Records provided: Begin
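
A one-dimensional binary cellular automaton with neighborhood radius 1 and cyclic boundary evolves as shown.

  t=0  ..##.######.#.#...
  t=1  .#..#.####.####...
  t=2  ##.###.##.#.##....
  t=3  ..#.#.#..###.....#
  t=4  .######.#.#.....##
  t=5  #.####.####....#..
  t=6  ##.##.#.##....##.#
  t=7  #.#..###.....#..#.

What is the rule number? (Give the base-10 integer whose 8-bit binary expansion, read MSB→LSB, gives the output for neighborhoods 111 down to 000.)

166

  nb ###: next=#  (t=0,i=6, bit7=1)
  nb ##.: next=.  (t=0,i=3, bit6=0)
  nb #.#: next=#  (t=0,i=4, bit5=1)
  nb #..: next=.  (t=0,i=15, bit4=0)
  nb .##: next=.  (t=0,i=2, bit3=0)
  nb .#.: next=#  (t=0,i=12, bit2=1)
  nb ..#: next=#  (t=0,i=1, bit1=1)
  nb ...: next=.  (t=0,i=0, bit0=0)
  bits 10100110 = 166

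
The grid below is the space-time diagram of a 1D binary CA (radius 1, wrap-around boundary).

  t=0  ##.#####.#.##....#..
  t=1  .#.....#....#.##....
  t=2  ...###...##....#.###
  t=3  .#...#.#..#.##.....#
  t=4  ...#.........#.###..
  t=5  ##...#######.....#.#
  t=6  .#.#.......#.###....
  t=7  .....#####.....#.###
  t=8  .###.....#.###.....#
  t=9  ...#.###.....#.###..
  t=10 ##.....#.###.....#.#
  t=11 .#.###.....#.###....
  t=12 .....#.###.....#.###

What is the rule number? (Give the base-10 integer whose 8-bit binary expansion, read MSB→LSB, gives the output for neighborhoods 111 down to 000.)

  nb ###: next=.  (t=0,i=4, bit7=0)
  nb ##.: next=#  (t=0,i=1, bit6=1)
  nb #.#: next=.  (t=0,i=2, bit5=0)
  nb #..: next=.  (t=0,i=13, bit4=0)
  nb .##: next=.  (t=0,i=0, bit3=0)
  nb .#.: next=.  (t=0,i=9, bit2=0)
  nb ..#: next=.  (t=0,i=16, bit1=0)
  nb ...: next=#  (t=0,i=14, bit0=1)
  bits 01000001 = 65

65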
Records provided: End
_Task instructions_:
Which lines above hold the string "radius"? Copy every one of them.

_Answer_:
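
A one-dimensional binary cellular automaton with neighborhood radius 1 and cyclic boundary evolves as shown.
The grid below is the space-time diagram of a 1D binary CA (radius 1, wrap-around boundary).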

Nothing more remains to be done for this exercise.